Collected data:
[Start of section]

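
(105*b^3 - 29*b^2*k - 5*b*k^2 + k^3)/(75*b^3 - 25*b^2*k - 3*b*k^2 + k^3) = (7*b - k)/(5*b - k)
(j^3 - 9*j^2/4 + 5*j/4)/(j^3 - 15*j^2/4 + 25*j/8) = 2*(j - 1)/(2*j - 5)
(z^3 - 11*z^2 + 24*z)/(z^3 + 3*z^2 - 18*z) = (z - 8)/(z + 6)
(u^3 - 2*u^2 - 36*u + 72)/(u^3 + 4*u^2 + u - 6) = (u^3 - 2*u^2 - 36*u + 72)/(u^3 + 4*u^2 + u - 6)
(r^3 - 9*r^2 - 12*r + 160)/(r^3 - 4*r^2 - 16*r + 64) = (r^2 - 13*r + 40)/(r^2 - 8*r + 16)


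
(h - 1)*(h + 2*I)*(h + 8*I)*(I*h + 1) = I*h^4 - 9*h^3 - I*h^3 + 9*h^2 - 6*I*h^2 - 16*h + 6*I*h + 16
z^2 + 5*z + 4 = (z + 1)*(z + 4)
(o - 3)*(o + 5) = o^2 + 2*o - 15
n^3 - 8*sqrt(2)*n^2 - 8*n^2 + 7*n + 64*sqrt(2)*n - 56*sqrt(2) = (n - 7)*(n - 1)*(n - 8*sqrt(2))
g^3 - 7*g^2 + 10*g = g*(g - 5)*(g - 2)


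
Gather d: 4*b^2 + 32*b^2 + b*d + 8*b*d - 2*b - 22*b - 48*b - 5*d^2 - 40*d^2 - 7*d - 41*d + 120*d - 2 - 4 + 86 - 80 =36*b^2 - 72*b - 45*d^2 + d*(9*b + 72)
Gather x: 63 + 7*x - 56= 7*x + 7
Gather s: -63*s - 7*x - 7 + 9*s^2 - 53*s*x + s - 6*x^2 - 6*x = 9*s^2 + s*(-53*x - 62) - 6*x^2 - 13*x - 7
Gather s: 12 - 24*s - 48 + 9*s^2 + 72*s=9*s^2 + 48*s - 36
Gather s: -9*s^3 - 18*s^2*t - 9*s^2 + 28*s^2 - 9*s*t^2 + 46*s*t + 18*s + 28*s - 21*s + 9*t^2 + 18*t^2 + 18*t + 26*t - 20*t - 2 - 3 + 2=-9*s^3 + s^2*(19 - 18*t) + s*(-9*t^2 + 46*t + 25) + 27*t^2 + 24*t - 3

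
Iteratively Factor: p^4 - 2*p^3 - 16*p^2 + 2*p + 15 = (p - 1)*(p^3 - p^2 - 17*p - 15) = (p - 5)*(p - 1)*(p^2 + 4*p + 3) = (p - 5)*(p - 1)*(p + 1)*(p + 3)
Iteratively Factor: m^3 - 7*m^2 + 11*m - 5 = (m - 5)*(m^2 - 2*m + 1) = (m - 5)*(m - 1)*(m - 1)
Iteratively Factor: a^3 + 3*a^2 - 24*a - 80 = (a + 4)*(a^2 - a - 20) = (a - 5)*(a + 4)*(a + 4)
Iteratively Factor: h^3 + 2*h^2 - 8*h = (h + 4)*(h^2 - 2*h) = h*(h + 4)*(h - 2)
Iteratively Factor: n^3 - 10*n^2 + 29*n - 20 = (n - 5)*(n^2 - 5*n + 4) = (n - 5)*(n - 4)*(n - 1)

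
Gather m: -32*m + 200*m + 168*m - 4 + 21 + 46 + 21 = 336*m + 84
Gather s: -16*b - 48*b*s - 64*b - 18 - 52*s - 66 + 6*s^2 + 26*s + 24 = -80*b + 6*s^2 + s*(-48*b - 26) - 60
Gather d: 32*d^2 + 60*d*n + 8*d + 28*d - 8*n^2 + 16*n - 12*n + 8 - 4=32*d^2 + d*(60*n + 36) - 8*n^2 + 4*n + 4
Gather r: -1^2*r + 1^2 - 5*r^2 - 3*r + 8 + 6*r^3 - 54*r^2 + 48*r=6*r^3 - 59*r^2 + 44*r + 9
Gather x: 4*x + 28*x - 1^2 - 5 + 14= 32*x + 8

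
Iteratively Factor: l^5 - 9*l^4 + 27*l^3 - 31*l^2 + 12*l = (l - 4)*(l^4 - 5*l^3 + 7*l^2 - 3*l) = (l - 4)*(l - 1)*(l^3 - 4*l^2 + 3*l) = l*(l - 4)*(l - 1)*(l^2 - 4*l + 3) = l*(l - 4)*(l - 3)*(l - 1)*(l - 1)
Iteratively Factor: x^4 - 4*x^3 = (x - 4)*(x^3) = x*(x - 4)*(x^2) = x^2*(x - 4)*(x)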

[End of section]
[Start of section]

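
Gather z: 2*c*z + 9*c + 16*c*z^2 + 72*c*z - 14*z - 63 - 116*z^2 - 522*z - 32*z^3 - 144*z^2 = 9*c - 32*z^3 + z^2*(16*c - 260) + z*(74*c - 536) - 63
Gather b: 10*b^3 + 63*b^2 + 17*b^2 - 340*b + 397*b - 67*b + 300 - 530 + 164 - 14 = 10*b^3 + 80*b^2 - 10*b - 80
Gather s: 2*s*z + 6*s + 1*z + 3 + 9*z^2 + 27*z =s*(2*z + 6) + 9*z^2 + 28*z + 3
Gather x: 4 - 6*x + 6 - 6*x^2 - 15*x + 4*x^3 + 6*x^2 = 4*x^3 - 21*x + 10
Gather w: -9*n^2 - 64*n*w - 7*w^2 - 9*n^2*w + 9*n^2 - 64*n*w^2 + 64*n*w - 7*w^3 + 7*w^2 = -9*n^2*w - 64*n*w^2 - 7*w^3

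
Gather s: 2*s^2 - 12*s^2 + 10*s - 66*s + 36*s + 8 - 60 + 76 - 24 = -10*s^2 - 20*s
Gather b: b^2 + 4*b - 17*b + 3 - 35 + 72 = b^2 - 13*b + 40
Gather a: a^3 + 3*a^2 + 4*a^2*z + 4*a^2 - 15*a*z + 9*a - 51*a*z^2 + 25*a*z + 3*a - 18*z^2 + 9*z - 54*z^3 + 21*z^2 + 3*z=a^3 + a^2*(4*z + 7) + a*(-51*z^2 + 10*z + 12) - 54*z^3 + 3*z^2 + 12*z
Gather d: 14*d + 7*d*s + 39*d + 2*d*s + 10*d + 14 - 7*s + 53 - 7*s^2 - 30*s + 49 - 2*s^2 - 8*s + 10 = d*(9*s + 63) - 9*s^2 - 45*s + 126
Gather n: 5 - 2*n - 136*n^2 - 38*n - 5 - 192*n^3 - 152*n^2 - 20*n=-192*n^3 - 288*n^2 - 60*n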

[End of section]

## [Exercise]
Beginning at the line with "n^3 - 8*sqrt(2)*n^2" and ending at the line with "Gather s: -9*s^3", reproduce each line of the data above exactly, and add no other lines.

## [Task response]
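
n^3 - 8*sqrt(2)*n^2 - 8*n^2 + 7*n + 64*sqrt(2)*n - 56*sqrt(2) = (n - 7)*(n - 1)*(n - 8*sqrt(2))
g^3 - 7*g^2 + 10*g = g*(g - 5)*(g - 2)


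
Gather d: 4*b^2 + 32*b^2 + b*d + 8*b*d - 2*b - 22*b - 48*b - 5*d^2 - 40*d^2 - 7*d - 41*d + 120*d - 2 - 4 + 86 - 80 =36*b^2 - 72*b - 45*d^2 + d*(9*b + 72)
Gather x: 63 + 7*x - 56= 7*x + 7
Gather s: -63*s - 7*x - 7 + 9*s^2 - 53*s*x + s - 6*x^2 - 6*x = 9*s^2 + s*(-53*x - 62) - 6*x^2 - 13*x - 7
Gather s: 12 - 24*s - 48 + 9*s^2 + 72*s=9*s^2 + 48*s - 36
Gather s: -9*s^3 - 18*s^2*t - 9*s^2 + 28*s^2 - 9*s*t^2 + 46*s*t + 18*s + 28*s - 21*s + 9*t^2 + 18*t^2 + 18*t + 26*t - 20*t - 2 - 3 + 2=-9*s^3 + s^2*(19 - 18*t) + s*(-9*t^2 + 46*t + 25) + 27*t^2 + 24*t - 3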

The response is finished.